» **WHAT NEEDS TO BE DONE**: From the line with "dt = 0.04 s" through the line with "ω = (0.63500000, 0.52133333, -1.47760000)", inclusive, return each line of the data below exactly and leave the rest out.

» **Stored data**:
────────────────

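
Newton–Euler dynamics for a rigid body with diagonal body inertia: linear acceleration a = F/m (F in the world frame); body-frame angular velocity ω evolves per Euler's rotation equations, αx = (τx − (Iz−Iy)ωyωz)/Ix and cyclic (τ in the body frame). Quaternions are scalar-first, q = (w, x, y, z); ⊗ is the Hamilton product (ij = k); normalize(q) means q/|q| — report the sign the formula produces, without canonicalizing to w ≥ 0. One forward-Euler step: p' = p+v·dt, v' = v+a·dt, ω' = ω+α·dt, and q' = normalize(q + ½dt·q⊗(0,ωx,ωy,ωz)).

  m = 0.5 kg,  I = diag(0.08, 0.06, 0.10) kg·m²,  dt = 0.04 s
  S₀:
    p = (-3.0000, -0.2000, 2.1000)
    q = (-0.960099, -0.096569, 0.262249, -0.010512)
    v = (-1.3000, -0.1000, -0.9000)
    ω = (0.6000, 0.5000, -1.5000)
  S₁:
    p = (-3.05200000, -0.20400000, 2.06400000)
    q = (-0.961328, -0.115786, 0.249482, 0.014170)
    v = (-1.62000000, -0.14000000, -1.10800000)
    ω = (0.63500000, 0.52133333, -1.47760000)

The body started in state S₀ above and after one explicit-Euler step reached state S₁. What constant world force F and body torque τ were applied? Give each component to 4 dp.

F = (-4.0000, -0.5000, -2.6000)
τ = (0.0400, 0.0500, 0.0500)

ω₁ − ω₀ = (0.03500000, 0.02133333, 0.02240000)
gyro term ω₀×Iω₀ = (-0.0300, 0.0180, -0.0060)
τ = I·(Δω/dt) + ω₀×(Iω₀) = (0.0400, 0.0500, 0.0500)
v₁ − v₀ = (-0.32000000, -0.04000000, -0.20800000)
m·(v₁−v₀)/dt = (-4.0000, -0.5000, -2.6000)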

────────────────

» **WRITTEN SOLUTION**:
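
  m = 0.5 kg,  I = diag(0.08, 0.06, 0.10) kg·m²,  dt = 0.04 s
  S₀:
    p = (-3.0000, -0.2000, 2.1000)
    q = (-0.960099, -0.096569, 0.262249, -0.010512)
    v = (-1.3000, -0.1000, -0.9000)
    ω = (0.6000, 0.5000, -1.5000)
  S₁:
    p = (-3.05200000, -0.20400000, 2.06400000)
    q = (-0.961328, -0.115786, 0.249482, 0.014170)
    v = (-1.62000000, -0.14000000, -1.10800000)
    ω = (0.63500000, 0.52133333, -1.47760000)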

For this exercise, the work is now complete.